| Your task |
Reproduce the listing in full. Keep every character unchanged.

+++

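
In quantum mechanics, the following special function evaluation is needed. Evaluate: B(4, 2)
B(x,y)=Γ(x)Γ(y)/Γ(x+y)=(x-1)!(y-1)!/(x+y-1)!
B(4,2)=3!·1!/5!=1/20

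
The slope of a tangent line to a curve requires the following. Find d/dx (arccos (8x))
d/dx[arccos(u)]=-u'/√(1-u²), u=8x, u'=8

Answer: -8/√(1 - 64x²)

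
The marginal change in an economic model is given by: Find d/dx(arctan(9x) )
d/dx[arctan(u)]=u'/(1 + u²), u=9x, u'=9

Answer: 9/(1 + 81x²)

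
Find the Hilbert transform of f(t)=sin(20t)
The Hilbert transform shifts each frequency component by -pi/2.
H{sin(wt)}=-cos(wt)
With w=20: H{sin(20t)}=-cos(20t)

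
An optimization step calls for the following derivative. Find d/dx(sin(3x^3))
Chain rule: d/dx[sin(u)]=cos(u)·u' where u=3x^3
u'=9x^2

Answer: 9x^2·cos(3x^3)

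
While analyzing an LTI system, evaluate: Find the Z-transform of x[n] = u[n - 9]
Using the time-shift property: Z{u[n-9]}=z^(-9) * z/(z-1)
=z^(-8)/(z-1)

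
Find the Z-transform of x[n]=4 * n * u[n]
Z{n*u[n]} = z/(z-1)^2
By linearity: Z{4*n*u[n]} = 4z/(z-1)^2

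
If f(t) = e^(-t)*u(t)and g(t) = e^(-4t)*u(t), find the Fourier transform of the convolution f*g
By the convolution theorem: F{f * g}=F(omega) * G(omega)
F(omega)=1/(1 + j * omega), G(omega)=1/(4 + j * omega)
F{f * g}=1/((1 + j * omega)(4 + j * omega))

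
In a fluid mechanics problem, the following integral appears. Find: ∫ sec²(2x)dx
Since d/dx[tan(2x)] = 2sec²(2x), integral = tan(2x)/2+C

Answer: (1/2)tan(2x)+C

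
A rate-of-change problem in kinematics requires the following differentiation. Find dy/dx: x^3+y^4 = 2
Differentiate: 3x^2+4y^3·(dy/dx) = 0
dy/dx = -3x^2/(4y^3)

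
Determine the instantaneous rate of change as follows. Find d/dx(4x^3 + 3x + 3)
Power rule: d/dx(ax^n)=n·a·x^(n-1)
Term by term: 12·x^2 + 3

Answer: 12x^2 + 3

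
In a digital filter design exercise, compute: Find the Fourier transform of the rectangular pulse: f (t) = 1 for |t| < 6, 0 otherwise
F(omega)=integral from -6 to 6 of e^(-j * omega * t) dt
=2 * sin(6 * omega)/omega=12 * sinc(6 * omega/pi)

Answer: 2 * sin(6 * omega)/omega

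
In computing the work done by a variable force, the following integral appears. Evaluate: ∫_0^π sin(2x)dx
Antiderivative: -cos(2x)/2
Evaluate at bounds: [-cos(2·π)/2] - [-cos(2·0)/2]
=(-(1) + (1))/2=0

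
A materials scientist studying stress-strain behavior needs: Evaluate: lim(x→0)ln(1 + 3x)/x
L'Hôpital (0/0): lim 3/(1 + 3x) / 1 = 3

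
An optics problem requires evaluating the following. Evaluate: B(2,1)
B(x,y) = Γ(x)Γ(y)/Γ(x + y) = (x-1)!(y-1)!/(x + y-1)!
B(2,1) = 1!·0!/2! = 1/2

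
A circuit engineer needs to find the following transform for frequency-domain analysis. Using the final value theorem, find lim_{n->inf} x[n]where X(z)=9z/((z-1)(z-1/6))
Final value theorem: lim x[n]=lim_{z->1} (z-1) * X(z)
(z-1) * X(z)=9z/(z-1/6)
As z->1: 9/(1-1/6)=9/(5/6)=54/5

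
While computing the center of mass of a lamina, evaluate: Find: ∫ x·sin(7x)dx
By parts: u = x, dv = sin(7x) dx
du = dx, v = -cos(7x)/7
= -x·cos(7x)/7+sin(7x)/7²+C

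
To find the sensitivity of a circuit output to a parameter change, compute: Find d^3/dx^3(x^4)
Apply power rule 3 times:
d^1: 4x^3
d^2: 12x^2
d^3: 24x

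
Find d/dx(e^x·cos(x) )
Product rule: (fg)' = f'g+fg'
f = e^x, f' = e^x
g = cos(x), g' = -sin(x)

Answer: e^x·cos(x) - e^x·sin(x)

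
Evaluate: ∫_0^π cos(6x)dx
Antiderivative: sin(6x)/6
Evaluate at bounds: [sin(6·π)/6] - [sin(6·0)/6]
= ((0) - (0))/6 = 0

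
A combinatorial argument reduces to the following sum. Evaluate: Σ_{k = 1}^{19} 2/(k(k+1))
Partial fractions: 2/(k(k+1))=2/k - 2/(k+1)
Telescoping sum: 2(1-1/20)=2·19/20

Answer: 19/10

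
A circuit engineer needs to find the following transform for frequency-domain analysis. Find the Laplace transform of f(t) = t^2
L{t^n} = n!/s^(n + 1)
L{t^2} = 2!/s^3 = 2/s^3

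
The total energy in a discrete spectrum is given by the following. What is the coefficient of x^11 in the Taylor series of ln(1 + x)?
ln(1 + x) = Σ (-1)^(n + 1) x^n/n
Coefficient of x^11 = (-1)^12/11 = 1/11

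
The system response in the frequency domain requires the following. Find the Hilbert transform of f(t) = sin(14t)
The Hilbert transform shifts each frequency component by -pi/2.
H{sin(wt)} = -cos(wt)
With w = 14: H{sin(14t)} = -cos(14t)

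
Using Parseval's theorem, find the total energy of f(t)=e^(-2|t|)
Parseval's theorem: E=integral |f(t)|^2 dt=(1/2pi) integral |F(omega)|^2 domega
E=integral_{-inf}^{inf} e^(-4|t|) dt=2 * integral_0^inf e^(-4t) dt=2/(2 * 2)=1/2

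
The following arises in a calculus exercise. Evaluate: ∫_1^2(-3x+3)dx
Step 1: Find antiderivative F(x)=(-3/2)x^2+3x
Step 2: F(2) - F(1)=0 - (3/2)=-3/2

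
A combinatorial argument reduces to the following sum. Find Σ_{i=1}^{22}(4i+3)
=4·Σ i + 3·22=4·253 + 66=1078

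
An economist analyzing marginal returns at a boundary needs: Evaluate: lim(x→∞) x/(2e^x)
Apply L'Hôpital 1 times (∞/∞ each time):
Eventually get 1!/(2e^x) → 0

Answer: 0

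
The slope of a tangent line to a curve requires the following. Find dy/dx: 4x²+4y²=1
Differentiate: 8x + 8y·(dy/dx)=0
dy/dx=-8x/(8y)=-1·(x/y)

Answer: dy/dx=-1·(x/y)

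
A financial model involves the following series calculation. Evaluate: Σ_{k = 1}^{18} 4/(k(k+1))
Partial fractions: 4/(k(k + 1))=4/k - 4/(k + 1)
Telescoping sum: 4(1 - 1/19)=4·18/19

Answer: 72/19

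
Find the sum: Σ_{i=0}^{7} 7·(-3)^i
Geometric series: S = a(1 - r^n)/(1 - r)
a = 7, r = -3, n = 8
S = 7(1-6561)/4 = -11480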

+++

| Answer box |
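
In quantum mechanics, the following special function evaluation is needed. Evaluate: B(4, 2)
B(x,y)=Γ(x)Γ(y)/Γ(x+y)=(x-1)!(y-1)!/(x+y-1)!
B(4,2)=3!·1!/5!=1/20

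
The slope of a tangent line to a curve requires the following. Find d/dx (arccos (8x))
d/dx[arccos(u)]=-u'/√(1-u²), u=8x, u'=8

Answer: -8/√(1 - 64x²)

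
The marginal change in an economic model is given by: Find d/dx(arctan(9x) )
d/dx[arctan(u)]=u'/(1 + u²), u=9x, u'=9

Answer: 9/(1 + 81x²)

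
Find the Hilbert transform of f(t)=sin(20t)
The Hilbert transform shifts each frequency component by -pi/2.
H{sin(wt)}=-cos(wt)
With w=20: H{sin(20t)}=-cos(20t)

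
An optimization step calls for the following derivative. Find d/dx(sin(3x^3))
Chain rule: d/dx[sin(u)]=cos(u)·u' where u=3x^3
u'=9x^2

Answer: 9x^2·cos(3x^3)

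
While analyzing an LTI system, evaluate: Find the Z-transform of x[n] = u[n - 9]
Using the time-shift property: Z{u[n-9]}=z^(-9) * z/(z-1)
=z^(-8)/(z-1)

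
Find the Z-transform of x[n]=4 * n * u[n]
Z{n*u[n]} = z/(z-1)^2
By linearity: Z{4*n*u[n]} = 4z/(z-1)^2

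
If f(t) = e^(-t)*u(t)and g(t) = e^(-4t)*u(t), find the Fourier transform of the convolution f*g
By the convolution theorem: F{f * g}=F(omega) * G(omega)
F(omega)=1/(1 + j * omega), G(omega)=1/(4 + j * omega)
F{f * g}=1/((1 + j * omega)(4 + j * omega))

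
In a fluid mechanics problem, the following integral appears. Find: ∫ sec²(2x)dx
Since d/dx[tan(2x)] = 2sec²(2x), integral = tan(2x)/2+C

Answer: (1/2)tan(2x)+C

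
A rate-of-change problem in kinematics requires the following differentiation. Find dy/dx: x^3+y^4 = 2
Differentiate: 3x^2+4y^3·(dy/dx) = 0
dy/dx = -3x^2/(4y^3)

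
Determine the instantaneous rate of change as follows. Find d/dx(4x^3 + 3x + 3)
Power rule: d/dx(ax^n)=n·a·x^(n-1)
Term by term: 12·x^2 + 3

Answer: 12x^2 + 3

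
In a digital filter design exercise, compute: Find the Fourier transform of the rectangular pulse: f (t) = 1 for |t| < 6, 0 otherwise
F(omega)=integral from -6 to 6 of e^(-j * omega * t) dt
=2 * sin(6 * omega)/omega=12 * sinc(6 * omega/pi)

Answer: 2 * sin(6 * omega)/omega

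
In computing the work done by a variable force, the following integral appears. Evaluate: ∫_0^π sin(2x)dx
Antiderivative: -cos(2x)/2
Evaluate at bounds: [-cos(2·π)/2] - [-cos(2·0)/2]
=(-(1) + (1))/2=0

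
A materials scientist studying stress-strain behavior needs: Evaluate: lim(x→0)ln(1 + 3x)/x
L'Hôpital (0/0): lim 3/(1 + 3x) / 1 = 3

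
An optics problem requires evaluating the following. Evaluate: B(2,1)
B(x,y) = Γ(x)Γ(y)/Γ(x + y) = (x-1)!(y-1)!/(x + y-1)!
B(2,1) = 1!·0!/2! = 1/2

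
A circuit engineer needs to find the following transform for frequency-domain analysis. Using the final value theorem, find lim_{n->inf} x[n]where X(z)=9z/((z-1)(z-1/6))
Final value theorem: lim x[n]=lim_{z->1} (z-1) * X(z)
(z-1) * X(z)=9z/(z-1/6)
As z->1: 9/(1-1/6)=9/(5/6)=54/5

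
While computing the center of mass of a lamina, evaluate: Find: ∫ x·sin(7x)dx
By parts: u = x, dv = sin(7x) dx
du = dx, v = -cos(7x)/7
= -x·cos(7x)/7+sin(7x)/7²+C

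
To find the sensitivity of a circuit output to a parameter change, compute: Find d^3/dx^3(x^4)
Apply power rule 3 times:
d^1: 4x^3
d^2: 12x^2
d^3: 24x

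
Find d/dx(e^x·cos(x) )
Product rule: (fg)' = f'g+fg'
f = e^x, f' = e^x
g = cos(x), g' = -sin(x)

Answer: e^x·cos(x) - e^x·sin(x)

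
Evaluate: ∫_0^π cos(6x)dx
Antiderivative: sin(6x)/6
Evaluate at bounds: [sin(6·π)/6] - [sin(6·0)/6]
= ((0) - (0))/6 = 0

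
A combinatorial argument reduces to the following sum. Evaluate: Σ_{k = 1}^{19} 2/(k(k+1))
Partial fractions: 2/(k(k+1))=2/k - 2/(k+1)
Telescoping sum: 2(1-1/20)=2·19/20

Answer: 19/10

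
A circuit engineer needs to find the following transform for frequency-domain analysis. Find the Laplace transform of f(t) = t^2
L{t^n} = n!/s^(n + 1)
L{t^2} = 2!/s^3 = 2/s^3

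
The total energy in a discrete spectrum is given by the following. What is the coefficient of x^11 in the Taylor series of ln(1 + x)?
ln(1 + x) = Σ (-1)^(n + 1) x^n/n
Coefficient of x^11 = (-1)^12/11 = 1/11

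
The system response in the frequency domain requires the following. Find the Hilbert transform of f(t) = sin(14t)
The Hilbert transform shifts each frequency component by -pi/2.
H{sin(wt)} = -cos(wt)
With w = 14: H{sin(14t)} = -cos(14t)

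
Using Parseval's theorem, find the total energy of f(t)=e^(-2|t|)
Parseval's theorem: E=integral |f(t)|^2 dt=(1/2pi) integral |F(omega)|^2 domega
E=integral_{-inf}^{inf} e^(-4|t|) dt=2 * integral_0^inf e^(-4t) dt=2/(2 * 2)=1/2

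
The following arises in a calculus exercise. Evaluate: ∫_1^2(-3x+3)dx
Step 1: Find antiderivative F(x)=(-3/2)x^2+3x
Step 2: F(2) - F(1)=0 - (3/2)=-3/2

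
A combinatorial argument reduces to the following sum. Find Σ_{i=1}^{22}(4i+3)
=4·Σ i + 3·22=4·253 + 66=1078

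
An economist analyzing marginal returns at a boundary needs: Evaluate: lim(x→∞) x/(2e^x)
Apply L'Hôpital 1 times (∞/∞ each time):
Eventually get 1!/(2e^x) → 0

Answer: 0

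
The slope of a tangent line to a curve requires the following. Find dy/dx: 4x²+4y²=1
Differentiate: 8x + 8y·(dy/dx)=0
dy/dx=-8x/(8y)=-1·(x/y)

Answer: dy/dx=-1·(x/y)

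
A financial model involves the following series calculation. Evaluate: Σ_{k = 1}^{18} 4/(k(k+1))
Partial fractions: 4/(k(k + 1))=4/k - 4/(k + 1)
Telescoping sum: 4(1 - 1/19)=4·18/19

Answer: 72/19

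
Find the sum: Σ_{i=0}^{7} 7·(-3)^i
Geometric series: S = a(1 - r^n)/(1 - r)
a = 7, r = -3, n = 8
S = 7(1-6561)/4 = -11480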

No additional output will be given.